Your objective
Write out, word for word, every line in the data below from the one containing "A compound bar" to the one containing "One end of a titanium", both of them included.

··· Source information

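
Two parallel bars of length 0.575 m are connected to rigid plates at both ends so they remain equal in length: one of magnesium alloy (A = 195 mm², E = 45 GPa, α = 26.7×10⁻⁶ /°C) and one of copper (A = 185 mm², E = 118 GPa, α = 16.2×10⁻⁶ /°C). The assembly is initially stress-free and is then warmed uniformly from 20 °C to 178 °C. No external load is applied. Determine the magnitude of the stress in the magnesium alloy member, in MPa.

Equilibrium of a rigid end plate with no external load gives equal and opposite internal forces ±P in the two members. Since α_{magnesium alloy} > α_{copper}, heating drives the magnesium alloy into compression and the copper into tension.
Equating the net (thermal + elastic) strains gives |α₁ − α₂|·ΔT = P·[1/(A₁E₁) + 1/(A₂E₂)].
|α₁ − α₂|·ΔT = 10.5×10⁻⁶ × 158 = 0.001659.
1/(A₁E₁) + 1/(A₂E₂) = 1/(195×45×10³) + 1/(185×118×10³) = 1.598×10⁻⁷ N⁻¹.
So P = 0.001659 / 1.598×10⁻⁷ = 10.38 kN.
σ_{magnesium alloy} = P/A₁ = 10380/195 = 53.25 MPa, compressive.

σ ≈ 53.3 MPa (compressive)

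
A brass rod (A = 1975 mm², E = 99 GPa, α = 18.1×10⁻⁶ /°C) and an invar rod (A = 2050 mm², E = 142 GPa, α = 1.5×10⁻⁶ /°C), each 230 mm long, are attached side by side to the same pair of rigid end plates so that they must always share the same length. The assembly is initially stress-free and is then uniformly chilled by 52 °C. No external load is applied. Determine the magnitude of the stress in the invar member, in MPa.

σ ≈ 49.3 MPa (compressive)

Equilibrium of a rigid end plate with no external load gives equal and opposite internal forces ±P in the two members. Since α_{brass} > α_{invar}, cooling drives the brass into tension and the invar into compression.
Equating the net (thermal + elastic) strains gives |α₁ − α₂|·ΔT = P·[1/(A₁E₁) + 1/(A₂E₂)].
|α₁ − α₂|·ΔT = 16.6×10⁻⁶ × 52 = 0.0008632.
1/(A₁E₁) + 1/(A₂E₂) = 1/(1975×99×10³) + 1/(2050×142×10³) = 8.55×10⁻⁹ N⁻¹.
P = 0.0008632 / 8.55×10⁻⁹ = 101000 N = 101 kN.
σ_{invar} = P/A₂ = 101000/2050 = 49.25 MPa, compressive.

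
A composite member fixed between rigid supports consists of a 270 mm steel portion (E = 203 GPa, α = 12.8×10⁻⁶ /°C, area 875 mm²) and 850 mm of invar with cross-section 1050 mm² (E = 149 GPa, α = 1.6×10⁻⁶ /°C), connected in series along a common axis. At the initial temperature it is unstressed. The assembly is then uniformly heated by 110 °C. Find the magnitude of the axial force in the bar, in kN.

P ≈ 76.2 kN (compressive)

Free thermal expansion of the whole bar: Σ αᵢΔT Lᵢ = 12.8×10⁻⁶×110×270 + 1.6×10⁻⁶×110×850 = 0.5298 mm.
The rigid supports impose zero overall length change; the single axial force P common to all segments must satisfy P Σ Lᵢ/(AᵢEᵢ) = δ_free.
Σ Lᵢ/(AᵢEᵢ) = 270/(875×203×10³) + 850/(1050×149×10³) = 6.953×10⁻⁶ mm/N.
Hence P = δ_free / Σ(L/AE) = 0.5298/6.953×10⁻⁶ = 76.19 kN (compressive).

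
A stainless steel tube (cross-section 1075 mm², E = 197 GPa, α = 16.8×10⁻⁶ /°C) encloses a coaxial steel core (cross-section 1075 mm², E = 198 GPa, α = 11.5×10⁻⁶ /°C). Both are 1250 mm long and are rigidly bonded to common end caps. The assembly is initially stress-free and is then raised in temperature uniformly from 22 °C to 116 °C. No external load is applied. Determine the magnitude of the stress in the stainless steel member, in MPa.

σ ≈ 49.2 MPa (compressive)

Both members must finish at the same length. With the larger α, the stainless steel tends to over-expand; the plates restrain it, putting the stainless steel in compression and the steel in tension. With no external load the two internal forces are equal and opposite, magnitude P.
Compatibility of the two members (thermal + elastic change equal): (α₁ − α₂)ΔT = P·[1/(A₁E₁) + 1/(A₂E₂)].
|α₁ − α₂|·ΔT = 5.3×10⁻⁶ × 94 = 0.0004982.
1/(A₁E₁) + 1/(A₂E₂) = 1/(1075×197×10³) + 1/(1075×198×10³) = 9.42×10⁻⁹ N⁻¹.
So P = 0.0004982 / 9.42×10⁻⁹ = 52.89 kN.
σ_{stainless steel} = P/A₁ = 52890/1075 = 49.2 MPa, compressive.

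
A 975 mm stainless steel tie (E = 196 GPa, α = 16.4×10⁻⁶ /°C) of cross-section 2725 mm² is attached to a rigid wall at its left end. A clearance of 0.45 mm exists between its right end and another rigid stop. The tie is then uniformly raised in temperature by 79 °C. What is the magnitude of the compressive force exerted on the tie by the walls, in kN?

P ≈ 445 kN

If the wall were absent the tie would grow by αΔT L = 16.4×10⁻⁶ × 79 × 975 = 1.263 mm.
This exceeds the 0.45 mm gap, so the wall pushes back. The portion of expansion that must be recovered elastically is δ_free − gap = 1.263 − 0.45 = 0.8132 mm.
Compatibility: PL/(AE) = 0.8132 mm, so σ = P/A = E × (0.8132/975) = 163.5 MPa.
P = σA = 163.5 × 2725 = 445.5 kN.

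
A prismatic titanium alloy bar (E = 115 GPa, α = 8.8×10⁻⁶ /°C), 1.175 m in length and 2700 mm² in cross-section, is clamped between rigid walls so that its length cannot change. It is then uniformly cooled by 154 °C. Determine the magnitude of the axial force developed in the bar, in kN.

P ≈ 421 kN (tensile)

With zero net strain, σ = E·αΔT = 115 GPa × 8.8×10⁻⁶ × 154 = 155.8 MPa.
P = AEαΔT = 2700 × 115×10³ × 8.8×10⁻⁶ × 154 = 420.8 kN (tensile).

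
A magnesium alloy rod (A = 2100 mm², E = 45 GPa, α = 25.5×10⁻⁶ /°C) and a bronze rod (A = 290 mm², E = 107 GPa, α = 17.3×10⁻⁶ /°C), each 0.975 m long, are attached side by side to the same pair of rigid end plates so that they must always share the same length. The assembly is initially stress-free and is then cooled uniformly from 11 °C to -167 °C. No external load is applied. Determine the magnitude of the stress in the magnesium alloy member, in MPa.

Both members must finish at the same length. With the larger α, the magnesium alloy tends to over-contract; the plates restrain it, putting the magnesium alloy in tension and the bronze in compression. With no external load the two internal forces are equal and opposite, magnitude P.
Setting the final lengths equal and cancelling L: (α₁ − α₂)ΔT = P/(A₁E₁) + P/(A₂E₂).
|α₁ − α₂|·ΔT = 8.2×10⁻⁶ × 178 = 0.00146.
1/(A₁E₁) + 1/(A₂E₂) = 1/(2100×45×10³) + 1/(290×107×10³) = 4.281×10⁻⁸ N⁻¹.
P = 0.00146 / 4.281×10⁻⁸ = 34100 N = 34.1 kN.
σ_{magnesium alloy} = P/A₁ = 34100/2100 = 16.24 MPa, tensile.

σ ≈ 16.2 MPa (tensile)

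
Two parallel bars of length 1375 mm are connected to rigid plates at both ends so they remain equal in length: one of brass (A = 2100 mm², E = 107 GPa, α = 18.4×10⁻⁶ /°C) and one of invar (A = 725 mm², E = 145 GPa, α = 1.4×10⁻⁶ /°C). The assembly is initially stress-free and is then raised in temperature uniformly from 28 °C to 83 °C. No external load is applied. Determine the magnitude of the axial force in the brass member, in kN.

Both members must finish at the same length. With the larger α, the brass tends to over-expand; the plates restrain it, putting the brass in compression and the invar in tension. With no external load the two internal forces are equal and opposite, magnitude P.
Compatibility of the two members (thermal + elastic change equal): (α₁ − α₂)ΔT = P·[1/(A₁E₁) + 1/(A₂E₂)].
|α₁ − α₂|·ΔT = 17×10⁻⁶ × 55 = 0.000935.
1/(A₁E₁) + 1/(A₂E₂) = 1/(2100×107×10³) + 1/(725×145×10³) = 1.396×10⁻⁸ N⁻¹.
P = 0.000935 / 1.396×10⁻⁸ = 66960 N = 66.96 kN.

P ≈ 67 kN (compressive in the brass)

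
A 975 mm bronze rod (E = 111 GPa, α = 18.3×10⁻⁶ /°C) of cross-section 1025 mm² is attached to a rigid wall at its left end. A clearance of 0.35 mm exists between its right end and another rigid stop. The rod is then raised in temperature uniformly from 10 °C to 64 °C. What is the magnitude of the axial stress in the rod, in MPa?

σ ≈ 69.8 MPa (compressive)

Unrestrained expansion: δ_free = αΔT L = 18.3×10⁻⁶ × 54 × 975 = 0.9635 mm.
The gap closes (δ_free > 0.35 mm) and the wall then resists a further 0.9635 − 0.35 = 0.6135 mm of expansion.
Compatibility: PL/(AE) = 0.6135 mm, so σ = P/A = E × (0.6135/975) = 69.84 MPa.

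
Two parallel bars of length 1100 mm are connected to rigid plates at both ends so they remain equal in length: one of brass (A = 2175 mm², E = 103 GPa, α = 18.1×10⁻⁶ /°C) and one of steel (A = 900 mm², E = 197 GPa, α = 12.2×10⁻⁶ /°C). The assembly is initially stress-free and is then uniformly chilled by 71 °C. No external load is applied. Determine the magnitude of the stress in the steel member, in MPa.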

······
··· Source information

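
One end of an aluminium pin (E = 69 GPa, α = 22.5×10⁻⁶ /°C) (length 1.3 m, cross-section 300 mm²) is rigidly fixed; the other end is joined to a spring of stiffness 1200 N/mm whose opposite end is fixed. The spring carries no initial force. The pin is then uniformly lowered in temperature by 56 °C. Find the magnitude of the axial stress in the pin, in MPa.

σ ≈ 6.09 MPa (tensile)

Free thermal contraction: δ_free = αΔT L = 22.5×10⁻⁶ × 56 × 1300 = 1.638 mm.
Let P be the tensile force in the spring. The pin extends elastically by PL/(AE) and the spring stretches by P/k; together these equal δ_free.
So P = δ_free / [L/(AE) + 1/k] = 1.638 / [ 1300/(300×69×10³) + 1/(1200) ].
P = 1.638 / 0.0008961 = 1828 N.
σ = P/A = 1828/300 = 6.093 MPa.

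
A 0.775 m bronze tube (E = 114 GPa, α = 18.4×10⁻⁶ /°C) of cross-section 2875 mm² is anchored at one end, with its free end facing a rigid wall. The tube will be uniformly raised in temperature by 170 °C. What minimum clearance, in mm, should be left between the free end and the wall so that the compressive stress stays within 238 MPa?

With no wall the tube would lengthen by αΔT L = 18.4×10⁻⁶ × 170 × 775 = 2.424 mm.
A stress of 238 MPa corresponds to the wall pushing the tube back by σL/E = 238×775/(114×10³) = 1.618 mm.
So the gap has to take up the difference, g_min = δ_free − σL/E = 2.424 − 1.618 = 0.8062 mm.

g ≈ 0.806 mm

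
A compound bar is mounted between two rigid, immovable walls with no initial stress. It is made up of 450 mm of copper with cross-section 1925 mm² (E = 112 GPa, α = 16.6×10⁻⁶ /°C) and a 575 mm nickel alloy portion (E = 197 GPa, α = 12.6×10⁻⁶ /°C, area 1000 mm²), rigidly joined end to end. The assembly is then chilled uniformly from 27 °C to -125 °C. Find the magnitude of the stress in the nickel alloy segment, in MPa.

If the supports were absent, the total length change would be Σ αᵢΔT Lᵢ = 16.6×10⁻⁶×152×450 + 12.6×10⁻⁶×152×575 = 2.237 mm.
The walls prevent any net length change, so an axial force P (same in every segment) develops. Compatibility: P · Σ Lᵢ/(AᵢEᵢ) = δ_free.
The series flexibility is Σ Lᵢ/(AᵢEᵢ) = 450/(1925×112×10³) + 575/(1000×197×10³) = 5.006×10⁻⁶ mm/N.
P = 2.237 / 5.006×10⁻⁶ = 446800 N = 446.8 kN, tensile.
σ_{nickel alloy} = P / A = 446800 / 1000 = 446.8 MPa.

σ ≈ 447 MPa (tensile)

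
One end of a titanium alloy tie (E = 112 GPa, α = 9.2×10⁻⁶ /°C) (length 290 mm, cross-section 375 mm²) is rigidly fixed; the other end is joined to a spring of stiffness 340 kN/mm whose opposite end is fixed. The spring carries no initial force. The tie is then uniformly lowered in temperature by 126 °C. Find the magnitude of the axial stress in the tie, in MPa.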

······

Your response
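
A compound bar is mounted between two rigid, immovable walls with no initial stress. It is made up of 450 mm of copper with cross-section 1925 mm² (E = 112 GPa, α = 16.6×10⁻⁶ /°C) and a 575 mm nickel alloy portion (E = 197 GPa, α = 12.6×10⁻⁶ /°C, area 1000 mm²), rigidly joined end to end. The assembly is then chilled uniformly from 27 °C to -125 °C. Find the magnitude of the stress in the nickel alloy segment, in MPa.

If the supports were absent, the total length change would be Σ αᵢΔT Lᵢ = 16.6×10⁻⁶×152×450 + 12.6×10⁻⁶×152×575 = 2.237 mm.
The walls prevent any net length change, so an axial force P (same in every segment) develops. Compatibility: P · Σ Lᵢ/(AᵢEᵢ) = δ_free.
The series flexibility is Σ Lᵢ/(AᵢEᵢ) = 450/(1925×112×10³) + 575/(1000×197×10³) = 5.006×10⁻⁶ mm/N.
P = 2.237 / 5.006×10⁻⁶ = 446800 N = 446.8 kN, tensile.
σ_{nickel alloy} = P / A = 446800 / 1000 = 446.8 MPa.

σ ≈ 447 MPa (tensile)

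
One end of a titanium alloy tie (E = 112 GPa, α = 9.2×10⁻⁶ /°C) (length 290 mm, cross-section 375 mm²) is rigidly fixed; the other end is joined to a spring of stiffness 340 kN/mm whose opposite end is fixed. The spring carries no initial force. The tie is then uniformly lowered in temperature by 126 °C. Find the magnitude of the axial stress in the tie, in MPa.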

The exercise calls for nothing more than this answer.